What to produce:
Repeat only the stretch of lines below that runs from the line with "Let 9 - 9*a(O)" through the line with "Answer: -7800", unaltered.

Data for the task:

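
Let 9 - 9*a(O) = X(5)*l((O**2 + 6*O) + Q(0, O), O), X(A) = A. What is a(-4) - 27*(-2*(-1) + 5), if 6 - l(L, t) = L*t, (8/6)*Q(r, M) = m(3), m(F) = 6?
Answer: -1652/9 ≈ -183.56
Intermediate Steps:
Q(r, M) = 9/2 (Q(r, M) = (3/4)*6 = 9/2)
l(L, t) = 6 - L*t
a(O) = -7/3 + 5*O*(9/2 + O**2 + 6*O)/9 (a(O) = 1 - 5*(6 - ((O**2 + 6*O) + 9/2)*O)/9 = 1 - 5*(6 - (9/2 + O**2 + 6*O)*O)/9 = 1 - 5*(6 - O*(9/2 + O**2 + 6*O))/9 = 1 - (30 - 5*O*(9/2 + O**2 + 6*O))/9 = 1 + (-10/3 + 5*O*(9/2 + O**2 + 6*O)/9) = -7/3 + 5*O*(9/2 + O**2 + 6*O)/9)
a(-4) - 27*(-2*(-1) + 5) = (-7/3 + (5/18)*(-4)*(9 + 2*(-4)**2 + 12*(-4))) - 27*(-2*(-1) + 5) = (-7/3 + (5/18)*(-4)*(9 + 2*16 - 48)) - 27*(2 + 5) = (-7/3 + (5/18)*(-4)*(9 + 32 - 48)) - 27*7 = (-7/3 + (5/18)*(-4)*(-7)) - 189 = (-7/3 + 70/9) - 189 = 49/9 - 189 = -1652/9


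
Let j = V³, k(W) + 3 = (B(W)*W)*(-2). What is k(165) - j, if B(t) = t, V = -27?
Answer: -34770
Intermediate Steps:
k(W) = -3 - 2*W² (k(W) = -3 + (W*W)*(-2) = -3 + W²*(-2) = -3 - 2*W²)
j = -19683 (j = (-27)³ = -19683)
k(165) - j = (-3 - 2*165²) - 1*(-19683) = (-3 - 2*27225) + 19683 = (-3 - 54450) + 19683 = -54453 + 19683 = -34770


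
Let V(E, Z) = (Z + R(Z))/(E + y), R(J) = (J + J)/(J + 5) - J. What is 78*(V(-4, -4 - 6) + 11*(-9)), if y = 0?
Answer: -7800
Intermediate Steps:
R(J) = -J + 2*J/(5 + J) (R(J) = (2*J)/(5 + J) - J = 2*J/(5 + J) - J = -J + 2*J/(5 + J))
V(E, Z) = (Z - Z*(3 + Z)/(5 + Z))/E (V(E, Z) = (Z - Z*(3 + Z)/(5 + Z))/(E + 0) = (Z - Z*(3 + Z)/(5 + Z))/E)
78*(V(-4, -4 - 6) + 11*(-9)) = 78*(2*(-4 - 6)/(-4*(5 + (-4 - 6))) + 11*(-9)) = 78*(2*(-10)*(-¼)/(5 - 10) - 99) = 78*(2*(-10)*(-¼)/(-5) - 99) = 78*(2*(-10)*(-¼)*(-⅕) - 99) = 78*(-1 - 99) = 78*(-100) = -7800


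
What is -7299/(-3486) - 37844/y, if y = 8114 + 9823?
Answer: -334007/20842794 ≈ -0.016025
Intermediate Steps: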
---
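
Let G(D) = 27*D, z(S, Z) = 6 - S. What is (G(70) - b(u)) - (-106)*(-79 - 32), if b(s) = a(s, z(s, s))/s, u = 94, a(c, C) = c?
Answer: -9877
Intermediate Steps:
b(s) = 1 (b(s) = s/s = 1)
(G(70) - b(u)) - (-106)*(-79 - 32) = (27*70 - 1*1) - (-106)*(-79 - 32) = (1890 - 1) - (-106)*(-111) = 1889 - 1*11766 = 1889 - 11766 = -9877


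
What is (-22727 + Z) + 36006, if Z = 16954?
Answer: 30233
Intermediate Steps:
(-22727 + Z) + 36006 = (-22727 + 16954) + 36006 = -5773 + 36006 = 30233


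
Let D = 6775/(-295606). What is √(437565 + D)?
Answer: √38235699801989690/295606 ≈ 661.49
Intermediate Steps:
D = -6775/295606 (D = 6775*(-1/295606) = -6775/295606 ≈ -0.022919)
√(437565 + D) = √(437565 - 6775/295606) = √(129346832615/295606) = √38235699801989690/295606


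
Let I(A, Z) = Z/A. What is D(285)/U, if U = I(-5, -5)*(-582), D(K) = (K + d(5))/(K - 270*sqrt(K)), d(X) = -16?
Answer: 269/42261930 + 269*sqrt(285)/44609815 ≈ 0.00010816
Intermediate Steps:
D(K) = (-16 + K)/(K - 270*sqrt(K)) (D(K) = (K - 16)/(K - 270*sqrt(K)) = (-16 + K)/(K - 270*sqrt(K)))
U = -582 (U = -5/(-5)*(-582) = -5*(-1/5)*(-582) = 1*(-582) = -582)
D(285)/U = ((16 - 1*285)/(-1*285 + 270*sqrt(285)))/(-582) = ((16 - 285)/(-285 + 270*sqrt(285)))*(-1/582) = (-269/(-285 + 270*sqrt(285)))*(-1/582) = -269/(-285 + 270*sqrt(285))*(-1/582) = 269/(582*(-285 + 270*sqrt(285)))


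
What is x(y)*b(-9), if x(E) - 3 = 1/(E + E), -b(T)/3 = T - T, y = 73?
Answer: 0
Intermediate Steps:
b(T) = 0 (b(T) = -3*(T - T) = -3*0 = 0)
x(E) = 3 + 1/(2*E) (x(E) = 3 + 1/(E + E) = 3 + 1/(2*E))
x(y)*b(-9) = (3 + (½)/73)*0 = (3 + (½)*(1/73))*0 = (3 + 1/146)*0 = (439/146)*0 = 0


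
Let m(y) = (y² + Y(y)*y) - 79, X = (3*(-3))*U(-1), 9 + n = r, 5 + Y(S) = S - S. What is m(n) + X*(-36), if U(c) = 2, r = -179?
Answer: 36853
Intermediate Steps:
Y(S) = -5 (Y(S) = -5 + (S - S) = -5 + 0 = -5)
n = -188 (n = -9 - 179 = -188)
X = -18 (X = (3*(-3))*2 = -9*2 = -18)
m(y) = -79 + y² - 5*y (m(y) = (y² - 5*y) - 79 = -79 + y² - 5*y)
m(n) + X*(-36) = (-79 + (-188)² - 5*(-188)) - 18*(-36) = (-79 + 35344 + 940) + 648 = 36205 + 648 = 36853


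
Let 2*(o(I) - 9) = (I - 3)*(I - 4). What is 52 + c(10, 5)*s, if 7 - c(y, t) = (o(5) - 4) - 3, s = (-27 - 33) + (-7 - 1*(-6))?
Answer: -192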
--
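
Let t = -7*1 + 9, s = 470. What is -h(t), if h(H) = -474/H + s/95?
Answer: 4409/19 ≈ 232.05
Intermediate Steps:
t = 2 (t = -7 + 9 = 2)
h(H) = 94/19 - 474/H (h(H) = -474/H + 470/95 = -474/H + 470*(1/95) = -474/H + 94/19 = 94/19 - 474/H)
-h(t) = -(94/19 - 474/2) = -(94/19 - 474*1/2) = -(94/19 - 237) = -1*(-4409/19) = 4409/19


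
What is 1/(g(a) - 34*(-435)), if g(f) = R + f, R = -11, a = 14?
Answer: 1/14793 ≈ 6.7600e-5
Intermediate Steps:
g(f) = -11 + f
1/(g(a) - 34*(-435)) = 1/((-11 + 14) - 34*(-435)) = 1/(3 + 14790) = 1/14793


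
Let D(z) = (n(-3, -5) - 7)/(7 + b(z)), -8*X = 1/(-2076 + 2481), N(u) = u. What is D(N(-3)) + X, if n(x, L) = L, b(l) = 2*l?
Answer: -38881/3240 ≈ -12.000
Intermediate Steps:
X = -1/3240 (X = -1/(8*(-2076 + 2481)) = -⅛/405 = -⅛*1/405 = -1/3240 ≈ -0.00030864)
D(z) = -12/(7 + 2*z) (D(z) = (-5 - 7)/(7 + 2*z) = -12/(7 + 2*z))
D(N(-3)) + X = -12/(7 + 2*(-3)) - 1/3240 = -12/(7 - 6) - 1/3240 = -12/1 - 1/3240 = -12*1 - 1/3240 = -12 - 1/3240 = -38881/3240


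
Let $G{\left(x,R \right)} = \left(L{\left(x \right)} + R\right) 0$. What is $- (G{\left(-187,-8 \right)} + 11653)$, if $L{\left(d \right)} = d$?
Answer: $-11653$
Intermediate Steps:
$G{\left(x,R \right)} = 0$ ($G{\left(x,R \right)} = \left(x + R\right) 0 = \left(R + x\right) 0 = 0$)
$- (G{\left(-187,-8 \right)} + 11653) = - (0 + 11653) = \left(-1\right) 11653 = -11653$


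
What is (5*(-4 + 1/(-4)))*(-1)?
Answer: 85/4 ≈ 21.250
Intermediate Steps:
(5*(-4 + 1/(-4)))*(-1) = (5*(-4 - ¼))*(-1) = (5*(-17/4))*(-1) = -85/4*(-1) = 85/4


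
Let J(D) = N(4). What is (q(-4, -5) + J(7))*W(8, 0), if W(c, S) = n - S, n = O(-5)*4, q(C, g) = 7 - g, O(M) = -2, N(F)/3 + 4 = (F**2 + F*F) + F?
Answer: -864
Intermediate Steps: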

Reply to the task:
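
Let 9 - 9*a(O) = X(5)*l((O**2 + 6*O) + Q(0, O), O), X(A) = A. What is a(-4) - 27*(-2*(-1) + 5), if 6 - l(L, t) = L*t, (8/6)*Q(r, M) = m(3), m(F) = 6?
Answer: -1652/9 ≈ -183.56
Intermediate Steps:
Q(r, M) = 9/2 (Q(r, M) = (3/4)*6 = 9/2)
l(L, t) = 6 - L*t
a(O) = -7/3 + 5*O*(9/2 + O**2 + 6*O)/9 (a(O) = 1 - 5*(6 - ((O**2 + 6*O) + 9/2)*O)/9 = 1 - 5*(6 - (9/2 + O**2 + 6*O)*O)/9 = 1 - 5*(6 - O*(9/2 + O**2 + 6*O))/9 = 1 - (30 - 5*O*(9/2 + O**2 + 6*O))/9 = 1 + (-10/3 + 5*O*(9/2 + O**2 + 6*O)/9) = -7/3 + 5*O*(9/2 + O**2 + 6*O)/9)
a(-4) - 27*(-2*(-1) + 5) = (-7/3 + (5/18)*(-4)*(9 + 2*(-4)**2 + 12*(-4))) - 27*(-2*(-1) + 5) = (-7/3 + (5/18)*(-4)*(9 + 2*16 - 48)) - 27*(2 + 5) = (-7/3 + (5/18)*(-4)*(9 + 32 - 48)) - 27*7 = (-7/3 + (5/18)*(-4)*(-7)) - 189 = (-7/3 + 70/9) - 189 = 49/9 - 189 = -1652/9


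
Let j = V³, k(W) + 3 = (B(W)*W)*(-2). What is k(165) - j, if B(t) = t, V = -27?
Answer: -34770
Intermediate Steps:
k(W) = -3 - 2*W² (k(W) = -3 + (W*W)*(-2) = -3 + W²*(-2) = -3 - 2*W²)
j = -19683 (j = (-27)³ = -19683)
k(165) - j = (-3 - 2*165²) - 1*(-19683) = (-3 - 2*27225) + 19683 = (-3 - 54450) + 19683 = -54453 + 19683 = -34770


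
Let V(E, Z) = (Z + R(Z))/(E + y), R(J) = (J + J)/(J + 5) - J. What is 78*(V(-4, -4 - 6) + 11*(-9)), if y = 0?
Answer: -7800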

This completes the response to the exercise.